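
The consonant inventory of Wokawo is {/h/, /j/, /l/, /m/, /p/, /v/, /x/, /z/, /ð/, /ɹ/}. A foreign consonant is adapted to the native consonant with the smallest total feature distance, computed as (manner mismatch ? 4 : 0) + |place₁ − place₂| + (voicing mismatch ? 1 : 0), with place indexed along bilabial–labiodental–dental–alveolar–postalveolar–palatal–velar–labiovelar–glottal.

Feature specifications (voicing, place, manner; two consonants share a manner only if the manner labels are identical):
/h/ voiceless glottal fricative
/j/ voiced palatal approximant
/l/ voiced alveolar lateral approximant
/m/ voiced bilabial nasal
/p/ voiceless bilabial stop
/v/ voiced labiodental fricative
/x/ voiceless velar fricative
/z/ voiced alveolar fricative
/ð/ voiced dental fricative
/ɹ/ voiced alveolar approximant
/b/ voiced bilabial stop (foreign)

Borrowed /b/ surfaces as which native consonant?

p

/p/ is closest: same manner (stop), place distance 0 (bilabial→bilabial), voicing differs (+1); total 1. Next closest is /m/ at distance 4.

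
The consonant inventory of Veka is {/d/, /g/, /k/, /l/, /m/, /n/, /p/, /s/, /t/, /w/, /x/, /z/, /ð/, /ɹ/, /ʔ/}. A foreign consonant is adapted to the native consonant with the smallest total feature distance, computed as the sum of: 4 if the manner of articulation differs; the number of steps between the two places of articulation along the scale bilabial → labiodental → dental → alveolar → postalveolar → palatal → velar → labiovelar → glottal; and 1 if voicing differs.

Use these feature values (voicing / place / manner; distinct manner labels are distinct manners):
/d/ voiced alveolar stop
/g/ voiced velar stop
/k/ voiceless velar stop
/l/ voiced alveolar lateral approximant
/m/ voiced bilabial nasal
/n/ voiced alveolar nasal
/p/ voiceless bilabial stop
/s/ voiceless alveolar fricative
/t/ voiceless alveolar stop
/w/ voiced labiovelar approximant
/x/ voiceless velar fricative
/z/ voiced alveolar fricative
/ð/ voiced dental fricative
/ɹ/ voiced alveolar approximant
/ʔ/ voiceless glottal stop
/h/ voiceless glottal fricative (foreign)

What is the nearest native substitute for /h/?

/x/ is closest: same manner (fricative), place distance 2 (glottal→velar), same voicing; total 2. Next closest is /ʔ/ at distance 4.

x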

--- EXERCISE DESCRIPTION ---
Retype, exactly and in full, the listing from its first line to the one holding "voiceless alveolar stop", both included.

--- SOLUTION ---
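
The consonant inventory of Wokawo is {/h/, /j/, /l/, /m/, /p/, /v/, /x/, /z/, /ð/, /ɹ/}. A foreign consonant is adapted to the native consonant with the smallest total feature distance, computed as (manner mismatch ? 4 : 0) + |place₁ − place₂| + (voicing mismatch ? 1 : 0), with place indexed along bilabial–labiodental–dental–alveolar–postalveolar–palatal–velar–labiovelar–glottal.

Feature specifications (voicing, place, manner; two consonants share a manner only if the manner labels are identical):
/h/ voiceless glottal fricative
/j/ voiced palatal approximant
/l/ voiced alveolar lateral approximant
/m/ voiced bilabial nasal
/p/ voiceless bilabial stop
/v/ voiced labiodental fricative
/x/ voiceless velar fricative
/z/ voiced alveolar fricative
/ð/ voiced dental fricative
/ɹ/ voiced alveolar approximant
/b/ voiced bilabial stop (foreign)

Borrowed /b/ surfaces as which native consonant?

p

/p/ is closest: same manner (stop), place distance 0 (bilabial→bilabial), voicing differs (+1); total 1. Next closest is /m/ at distance 4.

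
The consonant inventory of Veka is {/d/, /g/, /k/, /l/, /m/, /n/, /p/, /s/, /t/, /w/, /x/, /z/, /ð/, /ɹ/, /ʔ/}. A foreign consonant is adapted to the native consonant with the smallest total feature distance, computed as the sum of: 4 if the manner of articulation differs; the number of steps between the two places of articulation along the scale bilabial → labiodental → dental → alveolar → postalveolar → palatal → velar → labiovelar → glottal; and 1 if voicing differs.

Use these feature values (voicing / place / manner; distinct manner labels are distinct manners):
/d/ voiced alveolar stop
/g/ voiced velar stop
/k/ voiceless velar stop
/l/ voiced alveolar lateral approximant
/m/ voiced bilabial nasal
/n/ voiced alveolar nasal
/p/ voiceless bilabial stop
/s/ voiceless alveolar fricative
/t/ voiceless alveolar stop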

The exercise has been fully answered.